> [Problem statement]
The expected response is the full set of records, unchanged.

Stored data entries
========

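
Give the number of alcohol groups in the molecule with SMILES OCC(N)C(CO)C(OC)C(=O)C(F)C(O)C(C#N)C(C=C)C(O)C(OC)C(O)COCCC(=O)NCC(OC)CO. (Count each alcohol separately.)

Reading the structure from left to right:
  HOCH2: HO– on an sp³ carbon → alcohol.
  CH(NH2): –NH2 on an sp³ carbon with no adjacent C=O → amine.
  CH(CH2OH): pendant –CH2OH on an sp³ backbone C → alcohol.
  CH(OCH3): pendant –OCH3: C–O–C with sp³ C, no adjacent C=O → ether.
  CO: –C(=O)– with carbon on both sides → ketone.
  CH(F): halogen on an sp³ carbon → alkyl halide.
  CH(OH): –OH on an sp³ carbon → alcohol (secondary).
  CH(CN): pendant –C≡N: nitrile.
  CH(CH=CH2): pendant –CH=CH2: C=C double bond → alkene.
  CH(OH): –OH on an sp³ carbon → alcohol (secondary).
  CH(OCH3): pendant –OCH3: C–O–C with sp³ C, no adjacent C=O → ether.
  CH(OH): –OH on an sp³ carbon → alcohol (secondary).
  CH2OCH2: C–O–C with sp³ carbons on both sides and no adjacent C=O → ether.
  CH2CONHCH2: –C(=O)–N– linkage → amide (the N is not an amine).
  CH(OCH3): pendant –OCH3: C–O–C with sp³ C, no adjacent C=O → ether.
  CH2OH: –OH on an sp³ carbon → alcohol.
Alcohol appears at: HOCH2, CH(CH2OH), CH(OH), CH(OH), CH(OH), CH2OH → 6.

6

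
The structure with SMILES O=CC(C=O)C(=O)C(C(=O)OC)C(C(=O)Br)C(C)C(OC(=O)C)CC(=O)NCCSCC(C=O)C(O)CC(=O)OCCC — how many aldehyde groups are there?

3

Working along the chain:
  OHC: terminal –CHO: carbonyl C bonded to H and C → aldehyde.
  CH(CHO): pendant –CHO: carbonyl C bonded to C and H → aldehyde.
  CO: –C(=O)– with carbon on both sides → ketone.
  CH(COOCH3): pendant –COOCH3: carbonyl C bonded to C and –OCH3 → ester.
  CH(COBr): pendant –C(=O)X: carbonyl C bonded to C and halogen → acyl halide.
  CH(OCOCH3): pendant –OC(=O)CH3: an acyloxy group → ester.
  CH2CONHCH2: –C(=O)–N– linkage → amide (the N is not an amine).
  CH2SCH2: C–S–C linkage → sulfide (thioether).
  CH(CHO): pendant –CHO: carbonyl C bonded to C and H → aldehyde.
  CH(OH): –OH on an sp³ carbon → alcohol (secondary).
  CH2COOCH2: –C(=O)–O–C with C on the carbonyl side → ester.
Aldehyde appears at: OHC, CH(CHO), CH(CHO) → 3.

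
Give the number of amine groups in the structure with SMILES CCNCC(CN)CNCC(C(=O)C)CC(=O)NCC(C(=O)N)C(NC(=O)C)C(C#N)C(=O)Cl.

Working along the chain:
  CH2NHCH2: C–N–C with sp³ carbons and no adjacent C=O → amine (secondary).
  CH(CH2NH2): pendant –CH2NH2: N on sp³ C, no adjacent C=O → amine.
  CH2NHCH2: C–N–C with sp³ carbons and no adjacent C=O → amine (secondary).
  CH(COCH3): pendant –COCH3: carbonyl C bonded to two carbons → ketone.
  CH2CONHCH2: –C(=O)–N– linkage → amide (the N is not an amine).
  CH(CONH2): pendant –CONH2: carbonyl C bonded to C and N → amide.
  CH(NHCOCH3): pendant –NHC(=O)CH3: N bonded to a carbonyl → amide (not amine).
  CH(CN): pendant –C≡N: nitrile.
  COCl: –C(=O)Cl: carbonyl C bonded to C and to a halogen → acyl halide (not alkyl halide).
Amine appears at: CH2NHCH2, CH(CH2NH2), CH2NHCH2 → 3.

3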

========

> [Answer to the exercise]
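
Give the number of alcohol groups in the molecule with SMILES OCC(N)C(CO)C(OC)C(=O)C(F)C(O)C(C#N)C(C=C)C(O)C(OC)C(O)COCCC(=O)NCC(OC)CO. (Count each alcohol separately.)

Reading the structure from left to right:
  HOCH2: HO– on an sp³ carbon → alcohol.
  CH(NH2): –NH2 on an sp³ carbon with no adjacent C=O → amine.
  CH(CH2OH): pendant –CH2OH on an sp³ backbone C → alcohol.
  CH(OCH3): pendant –OCH3: C–O–C with sp³ C, no adjacent C=O → ether.
  CO: –C(=O)– with carbon on both sides → ketone.
  CH(F): halogen on an sp³ carbon → alkyl halide.
  CH(OH): –OH on an sp³ carbon → alcohol (secondary).
  CH(CN): pendant –C≡N: nitrile.
  CH(CH=CH2): pendant –CH=CH2: C=C double bond → alkene.
  CH(OH): –OH on an sp³ carbon → alcohol (secondary).
  CH(OCH3): pendant –OCH3: C–O–C with sp³ C, no adjacent C=O → ether.
  CH(OH): –OH on an sp³ carbon → alcohol (secondary).
  CH2OCH2: C–O–C with sp³ carbons on both sides and no adjacent C=O → ether.
  CH2CONHCH2: –C(=O)–N– linkage → amide (the N is not an amine).
  CH(OCH3): pendant –OCH3: C–O–C with sp³ C, no adjacent C=O → ether.
  CH2OH: –OH on an sp³ carbon → alcohol.
Alcohol appears at: HOCH2, CH(CH2OH), CH(OH), CH(OH), CH(OH), CH2OH → 6.

6

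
The structure with SMILES O=CC(C=O)C(=O)C(C(=O)OC)C(C(=O)Br)C(C)C(OC(=O)C)CC(=O)NCCSCC(C=O)C(O)CC(=O)OCCC — how many aldehyde groups are there?

3

Working along the chain:
  OHC: terminal –CHO: carbonyl C bonded to H and C → aldehyde.
  CH(CHO): pendant –CHO: carbonyl C bonded to C and H → aldehyde.
  CO: –C(=O)– with carbon on both sides → ketone.
  CH(COOCH3): pendant –COOCH3: carbonyl C bonded to C and –OCH3 → ester.
  CH(COBr): pendant –C(=O)X: carbonyl C bonded to C and halogen → acyl halide.
  CH(OCOCH3): pendant –OC(=O)CH3: an acyloxy group → ester.
  CH2CONHCH2: –C(=O)–N– linkage → amide (the N is not an amine).
  CH2SCH2: C–S–C linkage → sulfide (thioether).
  CH(CHO): pendant –CHO: carbonyl C bonded to C and H → aldehyde.
  CH(OH): –OH on an sp³ carbon → alcohol (secondary).
  CH2COOCH2: –C(=O)–O–C with C on the carbonyl side → ester.
Aldehyde appears at: OHC, CH(CHO), CH(CHO) → 3.

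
Give the number of amine groups in the structure with SMILES CCNCC(CN)CNCC(C(=O)C)CC(=O)NCC(C(=O)N)C(NC(=O)C)C(C#N)C(=O)Cl.

Working along the chain:
  CH2NHCH2: C–N–C with sp³ carbons and no adjacent C=O → amine (secondary).
  CH(CH2NH2): pendant –CH2NH2: N on sp³ C, no adjacent C=O → amine.
  CH2NHCH2: C–N–C with sp³ carbons and no adjacent C=O → amine (secondary).
  CH(COCH3): pendant –COCH3: carbonyl C bonded to two carbons → ketone.
  CH2CONHCH2: –C(=O)–N– linkage → amide (the N is not an amine).
  CH(CONH2): pendant –CONH2: carbonyl C bonded to C and N → amide.
  CH(NHCOCH3): pendant –NHC(=O)CH3: N bonded to a carbonyl → amide (not amine).
  CH(CN): pendant –C≡N: nitrile.
  COCl: –C(=O)Cl: carbonyl C bonded to C and to a halogen → acyl halide (not alkyl halide).
Amine appears at: CH2NHCH2, CH(CH2NH2), CH2NHCH2 → 3.

3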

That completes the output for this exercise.